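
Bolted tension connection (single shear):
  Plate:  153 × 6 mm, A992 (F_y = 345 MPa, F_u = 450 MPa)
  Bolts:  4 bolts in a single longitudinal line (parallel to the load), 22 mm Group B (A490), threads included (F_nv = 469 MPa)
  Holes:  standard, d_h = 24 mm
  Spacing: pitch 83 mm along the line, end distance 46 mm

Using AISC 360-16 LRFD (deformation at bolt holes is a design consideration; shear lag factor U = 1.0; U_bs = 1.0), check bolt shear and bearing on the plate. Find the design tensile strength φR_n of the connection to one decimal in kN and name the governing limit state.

403.4 kN (bearing governs)

Bolt shear: A_b = π(22)²/4 = 380.13 mm². φR_n = 0.75 × 469 × 380.13 × 4 × 1 = 534.8 kN.
Bearing (6 mm plate, F_u = 450 MPa): end bolts L_c = 46 − 24/2 = 34, R_n = min(1.2×34×6×450, 2.4×22×6×450) = 110.16 kN/bolt; interior L_c = 83 − 24 = 59, R_n = 142.56 kN/bolt. φR_n = 0.75 × (1×110.16 + 3×142.56) = 403.4 kN.
Governing: min(534.8, 403.4) = 403.4 kN → bearing.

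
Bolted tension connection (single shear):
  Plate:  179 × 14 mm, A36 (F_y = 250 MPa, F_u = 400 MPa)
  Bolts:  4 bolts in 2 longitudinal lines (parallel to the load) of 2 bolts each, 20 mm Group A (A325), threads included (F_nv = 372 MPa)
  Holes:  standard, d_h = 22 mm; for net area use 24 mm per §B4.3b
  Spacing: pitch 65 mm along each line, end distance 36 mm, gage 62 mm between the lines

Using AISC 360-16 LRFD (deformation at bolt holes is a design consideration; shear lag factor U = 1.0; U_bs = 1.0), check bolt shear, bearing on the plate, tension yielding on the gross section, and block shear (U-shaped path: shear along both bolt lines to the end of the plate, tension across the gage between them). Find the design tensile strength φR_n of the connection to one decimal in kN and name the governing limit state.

350.6 kN (bolt shear governs)

Bolt shear: A_b = π(20)²/4 = 314.16 mm². φR_n = 0.75 × 372 × 314.16 × 4 × 1 = 350.6 kN.
Bearing (14 mm plate, F_u = 400 MPa): end bolts L_c = 36 − 22/2 = 25, R_n = min(1.2×25×14×400, 2.4×20×14×400) = 168 kN/bolt; interior L_c = 65 − 22 = 43, R_n = 268.8 kN/bolt. φR_n = 0.75 × (2×168 + 2×268.8) = 655.2 kN.
Tension yield (gross): A_g = 179×14 = 2506 mm². φR_n = 0.90 × 250 × 2506 = 563.9 kN.
Block shear: shear path 2×[36+1×65] = 2×101 mm, A_gv = 2828, A_nv = 2×(101 − 1.5×24)×14 = 1820 mm²; tension across gage: (62 − 1×24)×14 = 532 mm². R_n = min(0.6×400×1820, 0.6×250×2828) + 1.0×400×532 = min(436.8, 424.2) + 212.8 = 637 kN. φR_n = 0.75 × 637 = 477.8 kN.
Governing: min(350.6, 655.2, 563.9, 477.8) = 350.6 kN → bolt shear.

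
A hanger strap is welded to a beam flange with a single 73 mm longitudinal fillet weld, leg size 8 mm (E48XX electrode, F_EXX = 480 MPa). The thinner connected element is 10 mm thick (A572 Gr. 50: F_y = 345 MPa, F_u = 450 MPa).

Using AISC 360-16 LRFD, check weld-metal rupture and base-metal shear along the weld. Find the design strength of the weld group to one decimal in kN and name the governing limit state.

89.2 kN (weld metal governs)

Weld metal: throat = 0.707×8 = 5.656 mm, L = 73 mm. φR_n = 0.75 × 0.6 × 480 × 5.656 × 73 = 89.2 kN.
Base metal shear (10 mm plate): yield φR_n = 1.0×0.6×345×10×73 = 151.1 kN; rupture φR_n = 0.75×0.6×450×10×73 = 147.8 kN; take 147.8 kN (rupture).
Governing: min(89.2, 147.8) = 89.2 kN → weld metal.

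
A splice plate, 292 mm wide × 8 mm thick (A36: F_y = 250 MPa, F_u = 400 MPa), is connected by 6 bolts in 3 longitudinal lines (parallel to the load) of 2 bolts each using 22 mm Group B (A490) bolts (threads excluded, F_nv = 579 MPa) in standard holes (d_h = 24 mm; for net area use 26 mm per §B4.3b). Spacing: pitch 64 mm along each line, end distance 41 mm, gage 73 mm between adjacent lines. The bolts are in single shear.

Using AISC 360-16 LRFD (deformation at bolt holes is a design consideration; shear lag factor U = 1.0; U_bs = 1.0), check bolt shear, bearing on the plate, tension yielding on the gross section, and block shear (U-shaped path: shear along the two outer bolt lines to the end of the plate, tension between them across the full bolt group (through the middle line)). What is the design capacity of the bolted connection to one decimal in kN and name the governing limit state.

Bolt shear: A_b = π(22)²/4 = 380.13 mm². φR_n = 0.75 × 579 × 380.13 × 6 × 1 = 990.4 kN.
Bearing (8 mm plate, F_u = 400 MPa): end bolts L_c = 41 − 24/2 = 29, R_n = min(1.2×29×8×400, 2.4×22×8×400) = 111.36 kN/bolt; interior L_c = 64 − 24 = 40, R_n = 153.6 kN/bolt. φR_n = 0.75 × (3×111.36 + 3×153.6) = 596.2 kN.
Tension yield (gross): A_g = 292×8 = 2336 mm². φR_n = 0.90 × 250 × 2336 = 525.6 kN.
Block shear: shear path 2×[41+1×64] = 2×105 mm, A_gv = 1680, A_nv = 2×(105 − 1.5×26)×8 = 1056 mm²; tension across gage: (146 − 2×26)×8 = 752 mm². R_n = min(0.6×400×1056, 0.6×250×1680) + 1.0×400×752 = min(253.44, 252) + 300.8 = 552.8 kN. φR_n = 0.75 × 552.8 = 414.6 kN.
Governing: min(990.4, 596.2, 525.6, 414.6) = 414.6 kN → block shear.

414.6 kN (block shear governs)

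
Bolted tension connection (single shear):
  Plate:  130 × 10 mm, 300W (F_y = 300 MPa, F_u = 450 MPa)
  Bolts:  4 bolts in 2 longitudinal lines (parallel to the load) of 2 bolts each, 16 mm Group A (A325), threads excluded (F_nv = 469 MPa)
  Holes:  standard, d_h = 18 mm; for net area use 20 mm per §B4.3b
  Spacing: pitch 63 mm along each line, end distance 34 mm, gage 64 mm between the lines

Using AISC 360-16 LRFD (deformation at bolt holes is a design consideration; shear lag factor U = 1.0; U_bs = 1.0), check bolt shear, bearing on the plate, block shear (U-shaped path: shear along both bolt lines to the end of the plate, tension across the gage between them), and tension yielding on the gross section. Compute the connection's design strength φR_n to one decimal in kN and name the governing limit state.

Bolt shear: A_b = π(16)²/4 = 201.06 mm². φR_n = 0.75 × 469 × 201.06 × 4 × 1 = 282.9 kN.
Bearing (10 mm plate, F_u = 450 MPa): end bolts L_c = 34 − 18/2 = 25, R_n = min(1.2×25×10×450, 2.4×16×10×450) = 135 kN/bolt; interior L_c = 63 − 18 = 45, R_n = 172.8 kN/bolt. φR_n = 0.75 × (2×135 + 2×172.8) = 461.7 kN.
Block shear: shear path 2×[34+1×63] = 2×97 mm, A_gv = 1940, A_nv = 2×(97 − 1.5×20)×10 = 1340 mm²; tension across gage: (64 − 1×20)×10 = 440 mm². R_n = min(0.6×450×1340, 0.6×300×1940) + 1.0×450×440 = min(361.8, 349.2) + 198 = 547.2 kN. φR_n = 0.75 × 547.2 = 410.4 kN.
Tension yield (gross): A_g = 130×10 = 1300 mm². φR_n = 0.90 × 300 × 1300 = 351.0 kN.
Governing: min(282.9, 461.7, 410.4, 351.0) = 282.9 kN → bolt shear.

282.9 kN (bolt shear governs)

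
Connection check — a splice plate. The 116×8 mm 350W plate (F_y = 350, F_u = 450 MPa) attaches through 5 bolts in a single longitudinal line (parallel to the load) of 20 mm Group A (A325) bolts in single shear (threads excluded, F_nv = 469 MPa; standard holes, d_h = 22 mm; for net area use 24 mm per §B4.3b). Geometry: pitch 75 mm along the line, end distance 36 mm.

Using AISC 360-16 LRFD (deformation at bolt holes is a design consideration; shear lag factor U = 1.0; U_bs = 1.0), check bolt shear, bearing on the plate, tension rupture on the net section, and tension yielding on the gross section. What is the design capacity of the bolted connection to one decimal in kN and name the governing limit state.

248.4 kN (net-section rupture governs)

Bolt shear: A_b = π(20)²/4 = 314.16 mm². φR_n = 0.75 × 469 × 314.16 × 5 × 1 = 552.5 kN.
Bearing (8 mm plate, F_u = 450 MPa): end bolts L_c = 36 − 22/2 = 25, R_n = min(1.2×25×8×450, 2.4×20×8×450) = 108 kN/bolt; interior L_c = 75 − 22 = 53, R_n = 172.8 kN/bolt. φR_n = 0.75 × (1×108 + 4×172.8) = 599.4 kN.
Tension rupture (net): A_n = (116 − 1×24)×8 = 736 mm² (U = 1.0, A_e = A_n). φR_n = 0.75 × 450 × 736 = 248.4 kN.
Tension yield (gross): A_g = 116×8 = 928 mm². φR_n = 0.90 × 350 × 928 = 292.3 kN.
Governing: min(552.5, 599.4, 248.4, 292.3) = 248.4 kN → net-section rupture.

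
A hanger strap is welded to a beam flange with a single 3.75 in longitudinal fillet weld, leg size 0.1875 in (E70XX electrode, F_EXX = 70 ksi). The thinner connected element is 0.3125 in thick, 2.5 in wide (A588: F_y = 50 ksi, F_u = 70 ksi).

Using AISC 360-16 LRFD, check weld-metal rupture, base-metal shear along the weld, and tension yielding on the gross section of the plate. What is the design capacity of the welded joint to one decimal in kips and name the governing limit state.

15.7 kips (weld metal governs)

Weld metal: throat = 0.707×0.1875 = 0.13256 in, L = 3.75 in. φR_n = 0.75 × 0.6 × 70 × 0.13256 × 3.75 = 15.7 kips.
Base metal shear (0.3125 in plate): yield φR_n = 1.0×0.6×50×0.3125×3.75 = 35.2 kips; rupture φR_n = 0.75×0.6×70×0.3125×3.75 = 36.9 kips; take 35.2 kips (yield).
Tension yield (gross): A_g = 2.5×0.3125 = 0.78125 in². φR_n = 0.90 × 50 × 0.78125 = 35.2 kips.
Governing: min(15.7, 35.2, 35.2) = 15.7 kips → weld metal.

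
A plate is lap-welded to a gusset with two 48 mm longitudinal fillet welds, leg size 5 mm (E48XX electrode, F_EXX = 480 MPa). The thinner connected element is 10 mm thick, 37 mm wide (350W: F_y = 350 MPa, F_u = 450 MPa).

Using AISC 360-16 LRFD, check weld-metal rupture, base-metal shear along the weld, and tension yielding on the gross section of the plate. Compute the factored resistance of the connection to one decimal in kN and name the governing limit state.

Weld metal: throat = 0.707×5 = 3.535 mm, L = 2×48 = 96 mm. φR_n = 0.75 × 0.6 × 480 × 3.535 × 96 = 73.3 kN.
Base metal shear (10 mm plate): yield φR_n = 1.0×0.6×350×10×96 = 201.6 kN; rupture φR_n = 0.75×0.6×450×10×96 = 194.4 kN; take 194.4 kN (rupture).
Tension yield (gross): A_g = 37×10 = 370 mm². φR_n = 0.90 × 350 × 370 = 116.6 kN.
Governing: min(73.3, 194.4, 116.6) = 73.3 kN → weld metal.

73.3 kN (weld metal governs)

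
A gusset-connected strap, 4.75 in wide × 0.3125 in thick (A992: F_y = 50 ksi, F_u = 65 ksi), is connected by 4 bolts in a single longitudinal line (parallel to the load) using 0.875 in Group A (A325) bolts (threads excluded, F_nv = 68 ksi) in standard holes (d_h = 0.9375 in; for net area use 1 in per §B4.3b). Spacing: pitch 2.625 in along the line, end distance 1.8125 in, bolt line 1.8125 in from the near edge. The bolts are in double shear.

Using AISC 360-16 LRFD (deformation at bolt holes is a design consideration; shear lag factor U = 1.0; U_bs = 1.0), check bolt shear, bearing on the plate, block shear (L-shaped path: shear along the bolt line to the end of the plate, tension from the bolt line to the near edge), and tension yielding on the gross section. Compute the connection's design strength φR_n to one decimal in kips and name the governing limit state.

66.8 kips (gross-section yield governs)

Bolt shear: A_b = π(0.875)²/4 = 0.60132 in². φR_n = 0.75 × 68 × 0.60132 × 4 × 2 = 245.3 kips.
Bearing (0.3125 in plate, F_u = 65 ksi): end bolts L_c = 1.8125 − 0.9375/2 = 1.34375, R_n = min(1.2×1.34375×0.3125×65, 2.4×0.875×0.3125×65) = 32.754 kips/bolt; interior L_c = 2.625 − 0.9375 = 1.6875, R_n = 41.133 kips/bolt. φR_n = 0.75 × (1×32.754 + 3×41.133) = 117.1 kips.
Block shear: shear path 1×[1.8125+3×2.625] = 1×9.6875 in, A_gv = 3.0273, A_nv = 1×(9.6875 − 3.5×1)×0.3125 = 1.9336 in²; tension to near edge: (1.8125 − 0.5×1)×0.3125 = 0.41016 in². R_n = min(0.6×65×1.9336, 0.6×50×3.0273) + 1.0×65×0.41016 = min(75.41, 90.819) + 26.66 = 102.07 kips. φR_n = 0.75 × 102.07 = 76.6 kips.
Tension yield (gross): A_g = 4.75×0.3125 = 1.4844 in². φR_n = 0.90 × 50 × 1.4844 = 66.8 kips.
Governing: min(245.3, 117.1, 76.6, 66.8) = 66.8 kips → gross-section yield.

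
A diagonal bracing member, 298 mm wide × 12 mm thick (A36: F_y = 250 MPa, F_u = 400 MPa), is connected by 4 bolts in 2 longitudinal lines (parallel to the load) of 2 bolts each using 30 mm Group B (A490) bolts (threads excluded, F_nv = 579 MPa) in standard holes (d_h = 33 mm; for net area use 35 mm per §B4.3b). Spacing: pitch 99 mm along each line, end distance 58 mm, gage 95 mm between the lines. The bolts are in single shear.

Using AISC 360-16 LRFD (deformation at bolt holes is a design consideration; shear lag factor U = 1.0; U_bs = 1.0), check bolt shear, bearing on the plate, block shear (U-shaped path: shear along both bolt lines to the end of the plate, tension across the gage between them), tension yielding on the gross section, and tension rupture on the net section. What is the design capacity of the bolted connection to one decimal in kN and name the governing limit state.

Bolt shear: A_b = π(30)²/4 = 706.86 mm². φR_n = 0.75 × 579 × 706.86 × 4 × 1 = 1227.8 kN.
Bearing (12 mm plate, F_u = 400 MPa): end bolts L_c = 58 − 33/2 = 41.5, R_n = min(1.2×41.5×12×400, 2.4×30×12×400) = 239.04 kN/bolt; interior L_c = 99 − 33 = 66, R_n = 345.6 kN/bolt. φR_n = 0.75 × (2×239.04 + 2×345.6) = 877.0 kN.
Block shear: shear path 2×[58+1×99] = 2×157 mm, A_gv = 3768, A_nv = 2×(157 − 1.5×35)×12 = 2508 mm²; tension across gage: (95 − 1×35)×12 = 720 mm². R_n = min(0.6×400×2508, 0.6×250×3768) + 1.0×400×720 = min(601.92, 565.2) + 288 = 853.2 kN. φR_n = 0.75 × 853.2 = 639.9 kN.
Tension yield (gross): A_g = 298×12 = 3576 mm². φR_n = 0.90 × 250 × 3576 = 804.6 kN.
Tension rupture (net): A_n = (298 − 2×35)×12 = 2736 mm² (U = 1.0, A_e = A_n). φR_n = 0.75 × 400 × 2736 = 820.8 kN.
Governing: min(1227.8, 877.0, 639.9, 804.6, 820.8) = 639.9 kN → block shear.

639.9 kN (block shear governs)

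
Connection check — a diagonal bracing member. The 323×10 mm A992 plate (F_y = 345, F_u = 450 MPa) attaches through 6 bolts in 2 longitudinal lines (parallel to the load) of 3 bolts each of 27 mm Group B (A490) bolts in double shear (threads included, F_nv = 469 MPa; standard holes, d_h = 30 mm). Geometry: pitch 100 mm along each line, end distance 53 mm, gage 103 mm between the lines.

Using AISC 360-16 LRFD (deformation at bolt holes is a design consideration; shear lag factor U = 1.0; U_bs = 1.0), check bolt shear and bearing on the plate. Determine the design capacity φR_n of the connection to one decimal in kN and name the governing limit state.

1182.6 kN (bearing governs)

Bolt shear: A_b = π(27)²/4 = 572.56 mm². φR_n = 0.75 × 469 × 572.56 × 6 × 2 = 2416.8 kN.
Bearing (10 mm plate, F_u = 450 MPa): end bolts L_c = 53 − 30/2 = 38, R_n = min(1.2×38×10×450, 2.4×27×10×450) = 205.2 kN/bolt; interior L_c = 100 − 30 = 70, R_n = 291.6 kN/bolt. φR_n = 0.75 × (2×205.2 + 4×291.6) = 1182.6 kN.
Governing: min(2416.8, 1182.6) = 1182.6 kN → bearing.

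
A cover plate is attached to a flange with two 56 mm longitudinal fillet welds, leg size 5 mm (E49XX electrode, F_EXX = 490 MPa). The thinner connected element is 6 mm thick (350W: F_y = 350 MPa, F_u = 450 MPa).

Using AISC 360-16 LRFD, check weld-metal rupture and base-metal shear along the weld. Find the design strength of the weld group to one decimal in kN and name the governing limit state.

87.3 kN (weld metal governs)

Weld metal: throat = 0.707×5 = 3.535 mm, L = 2×56 = 112 mm. φR_n = 0.75 × 0.6 × 490 × 3.535 × 112 = 87.3 kN.
Base metal shear (6 mm plate): yield φR_n = 1.0×0.6×350×6×112 = 141.1 kN; rupture φR_n = 0.75×0.6×450×6×112 = 136.1 kN; take 136.1 kN (rupture).
Governing: min(87.3, 136.1) = 87.3 kN → weld metal.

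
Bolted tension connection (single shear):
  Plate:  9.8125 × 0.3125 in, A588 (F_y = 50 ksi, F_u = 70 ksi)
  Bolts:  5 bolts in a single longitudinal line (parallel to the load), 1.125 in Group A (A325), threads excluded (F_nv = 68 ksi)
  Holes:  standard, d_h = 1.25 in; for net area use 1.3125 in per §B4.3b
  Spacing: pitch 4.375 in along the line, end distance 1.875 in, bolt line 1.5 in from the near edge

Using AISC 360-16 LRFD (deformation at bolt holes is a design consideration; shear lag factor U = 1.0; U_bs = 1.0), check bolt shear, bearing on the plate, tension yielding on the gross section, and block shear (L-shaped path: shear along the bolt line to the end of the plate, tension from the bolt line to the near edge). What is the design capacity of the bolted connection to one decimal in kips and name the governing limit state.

138.0 kips (gross-section yield governs)

Bolt shear: A_b = π(1.125)²/4 = 0.99402 in². φR_n = 0.75 × 68 × 0.99402 × 5 × 1 = 253.5 kips.
Bearing (0.3125 in plate, F_u = 70 ksi): end bolts L_c = 1.875 − 1.25/2 = 1.25, R_n = min(1.2×1.25×0.3125×70, 2.4×1.125×0.3125×70) = 32.813 kips/bolt; interior L_c = 4.375 − 1.25 = 3.125, R_n = 59.063 kips/bolt. φR_n = 0.75 × (1×32.813 + 4×59.063) = 201.8 kips.
Tension yield (gross): A_g = 9.8125×0.3125 = 3.0664 in². φR_n = 0.90 × 50 × 3.0664 = 138.0 kips.
Block shear: shear path 1×[1.875+4×4.375] = 1×19.375 in, A_gv = 6.0547, A_nv = 1×(19.375 − 4.5×1.3125)×0.3125 = 4.209 in²; tension to near edge: (1.5 − 0.5×1.3125)×0.3125 = 0.26367 in². R_n = min(0.6×70×4.209, 0.6×50×6.0547) + 1.0×70×0.26367 = min(176.78, 181.64) + 18.457 = 195.24 kips. φR_n = 0.75 × 195.24 = 146.4 kips.
Governing: min(253.5, 201.8, 138.0, 146.4) = 138.0 kips → gross-section yield.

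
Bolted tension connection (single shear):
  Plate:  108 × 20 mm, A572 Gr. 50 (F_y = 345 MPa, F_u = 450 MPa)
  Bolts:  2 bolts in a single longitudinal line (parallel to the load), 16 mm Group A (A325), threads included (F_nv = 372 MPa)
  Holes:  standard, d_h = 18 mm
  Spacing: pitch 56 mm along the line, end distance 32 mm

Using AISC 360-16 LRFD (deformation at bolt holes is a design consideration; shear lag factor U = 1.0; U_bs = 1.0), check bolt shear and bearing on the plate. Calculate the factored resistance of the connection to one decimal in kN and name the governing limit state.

Bolt shear: A_b = π(16)²/4 = 201.06 mm². φR_n = 0.75 × 372 × 201.06 × 2 × 1 = 112.2 kN.
Bearing (20 mm plate, F_u = 450 MPa): end bolts L_c = 32 − 18/2 = 23, R_n = min(1.2×23×20×450, 2.4×16×20×450) = 248.4 kN/bolt; interior L_c = 56 − 18 = 38, R_n = 345.6 kN/bolt. φR_n = 0.75 × (1×248.4 + 1×345.6) = 445.5 kN.
Governing: min(112.2, 445.5) = 112.2 kN → bolt shear.

112.2 kN (bolt shear governs)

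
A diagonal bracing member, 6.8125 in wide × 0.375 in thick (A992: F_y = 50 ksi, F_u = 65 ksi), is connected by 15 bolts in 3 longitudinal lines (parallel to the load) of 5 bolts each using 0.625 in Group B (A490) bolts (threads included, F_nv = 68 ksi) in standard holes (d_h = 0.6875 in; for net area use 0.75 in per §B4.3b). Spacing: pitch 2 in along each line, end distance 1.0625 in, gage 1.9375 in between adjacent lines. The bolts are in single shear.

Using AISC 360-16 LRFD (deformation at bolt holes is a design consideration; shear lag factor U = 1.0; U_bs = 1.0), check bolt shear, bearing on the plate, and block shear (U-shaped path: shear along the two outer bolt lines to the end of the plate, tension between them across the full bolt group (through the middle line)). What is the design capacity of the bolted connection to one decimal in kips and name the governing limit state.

Bolt shear: A_b = π(0.625)²/4 = 0.3068 in². φR_n = 0.75 × 68 × 0.3068 × 15 × 1 = 234.7 kips.
Bearing (0.375 in plate, F_u = 65 ksi): end bolts L_c = 1.0625 − 0.6875/2 = 0.71875, R_n = min(1.2×0.71875×0.375×65, 2.4×0.625×0.375×65) = 21.023 kips/bolt; interior L_c = 2 − 0.6875 = 1.3125, R_n = 36.563 kips/bolt. φR_n = 0.75 × (3×21.023 + 12×36.563) = 376.4 kips.
Block shear: shear path 2×[1.0625+4×2] = 2×9.0625 in, A_gv = 6.7969, A_nv = 2×(9.0625 − 4.5×0.75)×0.375 = 4.2656 in²; tension across gage: (3.875 − 2×0.75)×0.375 = 0.89063 in². R_n = min(0.6×65×4.2656, 0.6×50×6.7969) + 1.0×65×0.89063 = min(166.36, 203.91) + 57.891 = 224.25 kips. φR_n = 0.75 × 224.25 = 168.2 kips.
Governing: min(234.7, 376.4, 168.2) = 168.2 kips → block shear.

168.2 kips (block shear governs)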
* * * *
» **WORK REQUEST**: Transcribe exactly, and only, the lines from the opening line of the records through the line containing "Spacing: pitch 83".

» **EXERCISE OUTPUT**:
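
Bolted tension connection (single shear):
  Plate:  153 × 6 mm, A992 (F_y = 345 MPa, F_u = 450 MPa)
  Bolts:  4 bolts in a single longitudinal line (parallel to the load), 22 mm Group B (A490), threads included (F_nv = 469 MPa)
  Holes:  standard, d_h = 24 mm
  Spacing: pitch 83 mm along the line, end distance 46 mm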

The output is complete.